▶ Goal of the exercise:
Please print the records below exactly as they are written.

Stored dataset items
•••••
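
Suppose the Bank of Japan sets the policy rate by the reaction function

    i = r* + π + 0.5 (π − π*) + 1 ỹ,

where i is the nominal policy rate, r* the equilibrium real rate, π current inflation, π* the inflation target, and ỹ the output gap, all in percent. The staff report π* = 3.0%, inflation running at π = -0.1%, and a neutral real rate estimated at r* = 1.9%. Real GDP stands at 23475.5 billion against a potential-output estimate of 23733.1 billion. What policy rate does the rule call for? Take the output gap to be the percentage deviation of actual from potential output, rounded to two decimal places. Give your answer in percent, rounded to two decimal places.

Output gap = 100 × (23475.5 − 23733.1) / 23733.1 = -1.09%.
i = 1.90 + (-0.10) + 0.5 × (-0.10 − 3.00) + 1 × (-1.09)
   = 1.90 − 0.1 − 1.55 − 1.09 = -0.84

-0.84%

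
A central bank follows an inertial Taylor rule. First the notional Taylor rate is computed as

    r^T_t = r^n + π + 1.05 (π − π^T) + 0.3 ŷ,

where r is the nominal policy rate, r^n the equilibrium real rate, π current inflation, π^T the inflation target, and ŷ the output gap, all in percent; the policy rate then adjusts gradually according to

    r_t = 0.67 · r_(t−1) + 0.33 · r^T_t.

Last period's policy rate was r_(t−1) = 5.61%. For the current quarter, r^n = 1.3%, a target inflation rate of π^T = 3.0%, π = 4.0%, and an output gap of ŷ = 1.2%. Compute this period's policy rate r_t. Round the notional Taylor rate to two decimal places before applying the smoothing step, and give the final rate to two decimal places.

5.97%

r^T_t = 1.3 + 4.0 + 1.05 × (4.0 − 3.0) + 0.3 × 1.2
   = 1.3 + 4 + 1.05 + 0.36 = 6.71
r_t = 0.67 × 5.61 + 0.33 × 6.71 = 3.7587 + 2.2143 = 5.97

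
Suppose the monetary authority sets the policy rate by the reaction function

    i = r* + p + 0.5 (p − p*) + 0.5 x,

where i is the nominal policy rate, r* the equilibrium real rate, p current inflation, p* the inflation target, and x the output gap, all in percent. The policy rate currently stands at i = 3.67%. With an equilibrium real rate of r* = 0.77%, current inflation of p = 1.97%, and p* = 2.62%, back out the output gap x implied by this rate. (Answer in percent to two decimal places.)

0.5 x = 3.67 − 0.77 − 1.97 − 0.5 × (1.97 − 2.62) = 1.255
x = 1.255 / 0.5 = 2.51

2.51%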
•••••
▶ Solution below:
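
Suppose the Bank of Japan sets the policy rate by the reaction function

    i = r* + π + 0.5 (π − π*) + 1 ỹ,

where i is the nominal policy rate, r* the equilibrium real rate, π current inflation, π* the inflation target, and ỹ the output gap, all in percent. The staff report π* = 3.0%, inflation running at π = -0.1%, and a neutral real rate estimated at r* = 1.9%. Real GDP stands at 23475.5 billion against a potential-output estimate of 23733.1 billion. What policy rate does the rule call for? Take the output gap to be the percentage deviation of actual from potential output, rounded to two decimal places. Give your answer in percent, rounded to two decimal places.

Output gap = 100 × (23475.5 − 23733.1) / 23733.1 = -1.09%.
i = 1.90 + (-0.10) + 0.5 × (-0.10 − 3.00) + 1 × (-1.09)
   = 1.90 − 0.1 − 1.55 − 1.09 = -0.84

-0.84%

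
A central bank follows an inertial Taylor rule. First the notional Taylor rate is computed as

    r^T_t = r^n + π + 1.05 (π − π^T) + 0.3 ŷ,

where r is the nominal policy rate, r^n the equilibrium real rate, π current inflation, π^T the inflation target, and ŷ the output gap, all in percent; the policy rate then adjusts gradually according to

    r_t = 0.67 · r_(t−1) + 0.33 · r^T_t.

Last period's policy rate was r_(t−1) = 5.61%. For the current quarter, r^n = 1.3%, a target inflation rate of π^T = 3.0%, π = 4.0%, and an output gap of ŷ = 1.2%. Compute this period's policy rate r_t. Round the notional Taylor rate to two decimal places before applying the smoothing step, and give the final rate to two decimal places.

5.97%

r^T_t = 1.3 + 4.0 + 1.05 × (4.0 − 3.0) + 0.3 × 1.2
   = 1.3 + 4 + 1.05 + 0.36 = 6.71
r_t = 0.67 × 5.61 + 0.33 × 6.71 = 3.7587 + 2.2143 = 5.97

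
Suppose the monetary authority sets the policy rate by the reaction function

    i = r* + p + 0.5 (p − p*) + 0.5 x,

where i is the nominal policy rate, r* the equilibrium real rate, p current inflation, p* the inflation target, and x the output gap, all in percent. The policy rate currently stands at i = 3.67%. With an equilibrium real rate of r* = 0.77%, current inflation of p = 1.97%, and p* = 2.62%, back out the output gap x implied by this rate. (Answer in percent to two decimal places.)

0.5 x = 3.67 − 0.77 − 1.97 − 0.5 × (1.97 − 2.62) = 1.255
x = 1.255 / 0.5 = 2.51

2.51%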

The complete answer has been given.